[INFORMATION PROVIDED]
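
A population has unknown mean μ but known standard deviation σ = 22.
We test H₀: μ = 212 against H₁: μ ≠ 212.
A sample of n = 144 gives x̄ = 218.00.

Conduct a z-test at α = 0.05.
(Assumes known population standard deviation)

Standard error: SE = σ/√n = 22/√144 = 1.8333
z-statistic: z = (x̄ - μ₀)/SE = (218.00 - 212)/1.8333 = 3.2728
Critical value: ±1.960
p-value = 0.0011
Decision: reject H₀

Answer: z = 3.2728, reject H₀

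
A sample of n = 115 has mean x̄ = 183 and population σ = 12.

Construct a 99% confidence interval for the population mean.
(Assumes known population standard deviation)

Answer: (180.1175, 185.8825)

Derivation:
Confidence level: 99%, α = 0.01
z_0.005 = 2.576
SE = σ/√n = 12/√115 = 1.1190
Margin of error = 2.576 × 1.1190 = 2.8825
CI: x̄ ± margin = 183 ± 2.8825
CI: (180.1175, 185.8825)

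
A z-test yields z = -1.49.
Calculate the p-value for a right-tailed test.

For z = -1.49:
p = P(Z > -1.49) = 1 - Φ(-1.49) = 0.9319

Answer: p-value ≈ 0.9319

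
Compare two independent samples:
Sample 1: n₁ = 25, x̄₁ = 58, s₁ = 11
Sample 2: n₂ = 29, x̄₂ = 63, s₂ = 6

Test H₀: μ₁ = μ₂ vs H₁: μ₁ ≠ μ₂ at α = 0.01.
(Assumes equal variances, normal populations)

Pooled variance: s²_p = [24×11² + 28×6²]/(52) = 75.2308
s_p = 8.6736
SE = s_p×√(1/n₁ + 1/n₂) = 8.6736×√(1/25 + 1/29) = 2.3672
t = (x̄₁ - x̄₂)/SE = (58 - 63)/2.3672 = -2.1122
df = 52, t-critical = ±2.674
Decision: fail to reject H₀

Answer: t = -2.1122, fail to reject H₀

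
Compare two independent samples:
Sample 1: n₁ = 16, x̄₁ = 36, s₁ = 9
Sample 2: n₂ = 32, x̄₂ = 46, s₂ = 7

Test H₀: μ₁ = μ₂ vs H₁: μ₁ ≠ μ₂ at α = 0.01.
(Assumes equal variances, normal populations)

Answer: t = -4.2364, reject H₀

Derivation:
Pooled variance: s²_p = [15×9² + 31×7²]/(46) = 59.4348
s_p = 7.7094
SE = s_p×√(1/n₁ + 1/n₂) = 7.7094×√(1/16 + 1/32) = 2.3605
t = (x̄₁ - x̄₂)/SE = (36 - 46)/2.3605 = -4.2364
df = 46, t-critical = ±2.687
Decision: reject H₀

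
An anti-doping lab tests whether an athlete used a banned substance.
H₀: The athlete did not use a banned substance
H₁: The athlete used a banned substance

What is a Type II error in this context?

Type I error: rejecting H₀ when it is actually true (false positive).
Type II error: failing to reject H₀ when H₁ is actually true (false negative).

Answer: Failing to detect doping in an athlete who used a banned substance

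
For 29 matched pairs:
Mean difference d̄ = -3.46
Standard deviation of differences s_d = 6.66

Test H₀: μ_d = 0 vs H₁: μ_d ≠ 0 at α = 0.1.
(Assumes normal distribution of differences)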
[/INFORMATION PROVIDED]
- WHAT NEEDS TO BE DONE -
Look through the entries above and work out how many lines contain the string "differences". Give that number alone.

- EXPECTED OUTPUT -
2